**Problem requirements:** Repeat the records exactly, so that each line matches the original.

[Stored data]

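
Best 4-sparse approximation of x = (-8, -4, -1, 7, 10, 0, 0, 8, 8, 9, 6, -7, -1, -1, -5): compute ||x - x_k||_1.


Sorted |x_i| descending: [10, 9, 8, 8, 8, 7, 7, 6, 5, 4, 1, 1, 1, 0, 0]
Keep top 4: [10, 9, 8, 8]
Tail entries: [8, 7, 7, 6, 5, 4, 1, 1, 1, 0, 0]
L1 error = sum of tail = 40.

40


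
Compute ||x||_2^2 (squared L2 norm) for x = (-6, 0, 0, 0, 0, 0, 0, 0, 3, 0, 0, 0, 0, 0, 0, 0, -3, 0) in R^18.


Non-zero entries: [(0, -6), (8, 3), (16, -3)]
Squares: [36, 9, 9]
||x||_2^2 = sum = 54.

54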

**Solution:**
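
Best 4-sparse approximation of x = (-8, -4, -1, 7, 10, 0, 0, 8, 8, 9, 6, -7, -1, -1, -5): compute ||x - x_k||_1.


Sorted |x_i| descending: [10, 9, 8, 8, 8, 7, 7, 6, 5, 4, 1, 1, 1, 0, 0]
Keep top 4: [10, 9, 8, 8]
Tail entries: [8, 7, 7, 6, 5, 4, 1, 1, 1, 0, 0]
L1 error = sum of tail = 40.

40


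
Compute ||x||_2^2 (squared L2 norm) for x = (-6, 0, 0, 0, 0, 0, 0, 0, 3, 0, 0, 0, 0, 0, 0, 0, -3, 0) in R^18.


Non-zero entries: [(0, -6), (8, 3), (16, -3)]
Squares: [36, 9, 9]
||x||_2^2 = sum = 54.

54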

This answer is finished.